▶ _EXERCISE BRIEF_
Write out all the material verbatim, line by line.
Start of Block
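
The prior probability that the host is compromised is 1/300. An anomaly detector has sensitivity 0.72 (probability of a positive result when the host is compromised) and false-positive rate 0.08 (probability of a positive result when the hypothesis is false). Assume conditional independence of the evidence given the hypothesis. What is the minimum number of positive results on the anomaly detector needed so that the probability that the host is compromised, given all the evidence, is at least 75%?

4

Prior odds = (1/300)/(299/300) = 1/299.
Likelihood ratio of a positive result = 0.72/0.08 = 9.
Target posterior odds = 0.75/0.25 = 3.
Require 9ⁿ ≥ 3 ÷ (1/299) = 897.
9³ = 729 falls short of 897 but 9⁴ = 6561 reaches it, so n = 4.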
End of Block
▶ _REPLY TO THE TASK_
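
The prior probability that the host is compromised is 1/300. An anomaly detector has sensitivity 0.72 (probability of a positive result when the host is compromised) and false-positive rate 0.08 (probability of a positive result when the hypothesis is false). Assume conditional independence of the evidence given the hypothesis. What is the minimum number of positive results on the anomaly detector needed so that the probability that the host is compromised, given all the evidence, is at least 75%?

4

Prior odds = (1/300)/(299/300) = 1/299.
Likelihood ratio of a positive result = 0.72/0.08 = 9.
Target posterior odds = 0.75/0.25 = 3.
Require 9ⁿ ≥ 3 ÷ (1/299) = 897.
9³ = 729 falls short of 897 but 9⁴ = 6561 reaches it, so n = 4.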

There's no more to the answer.